* What is being asked *
Keep only the lines of the listing that include the word "below", and copy them.

* The data *
== Segment start ==

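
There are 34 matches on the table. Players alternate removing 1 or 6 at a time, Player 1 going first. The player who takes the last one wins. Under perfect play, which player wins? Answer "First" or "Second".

i:   0  1  2  3  4  5  6  7  8  9 10 11 12 13 14 15 16 17 18 19 20 21 22 23 24 25 26 27 28 29 30 31 32 33 34
     L  W  L  W  L  W  W  L  W  L  W  L  W  W  L  W  L  W  L  W  W  L  W  L  W  L  W  W  L  W  L  W  L  W  W
Position 34 is W, so the first player wins.

First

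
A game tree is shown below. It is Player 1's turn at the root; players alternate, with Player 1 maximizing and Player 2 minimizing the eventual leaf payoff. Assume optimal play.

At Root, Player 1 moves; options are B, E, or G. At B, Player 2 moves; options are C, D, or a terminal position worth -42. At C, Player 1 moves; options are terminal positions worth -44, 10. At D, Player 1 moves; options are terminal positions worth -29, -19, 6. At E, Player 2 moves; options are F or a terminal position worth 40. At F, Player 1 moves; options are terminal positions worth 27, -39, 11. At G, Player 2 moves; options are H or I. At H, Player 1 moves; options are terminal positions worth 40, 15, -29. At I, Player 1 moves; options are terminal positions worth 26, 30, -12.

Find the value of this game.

C (Player 1): max(-44, 10) = 10
D (Player 1): max(-29, -19, 6) = 6
B (Player 2): min(10, 6, -42) = -42
F (Player 1): max(27, -39, 11) = 27
E (Player 2): min(27, 40) = 27
H (Player 1): max(40, 15, -29) = 40
I (Player 1): max(26, 30, -12) = 30
G (Player 2): min(40, 30) = 30
Root (Player 1): max(-42, 27, 30) = 30

30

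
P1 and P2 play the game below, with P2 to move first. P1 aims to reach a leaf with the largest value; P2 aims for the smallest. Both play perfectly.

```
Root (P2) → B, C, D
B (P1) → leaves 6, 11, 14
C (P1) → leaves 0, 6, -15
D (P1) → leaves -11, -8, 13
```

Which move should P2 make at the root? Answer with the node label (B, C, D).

C

B (P1): max(6, 11, 14) = 14
C (P1): max(0, 6, -15) = 6
D (P1): max(-11, -8, 13) = 13
Root (P2): min(14, 6, 13) = 6
P2 picks the child with the lowest value: C (value 6).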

== Segment end ==

* Solution for this exercise *
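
A game tree is shown below. It is Player 1's turn at the root; players alternate, with Player 1 maximizing and Player 2 minimizing the eventual leaf payoff. Assume optimal play.
P1 and P2 play the game below, with P2 to move first. P1 aims to reach a leaf with the largest value; P2 aims for the smallest. Both play perfectly.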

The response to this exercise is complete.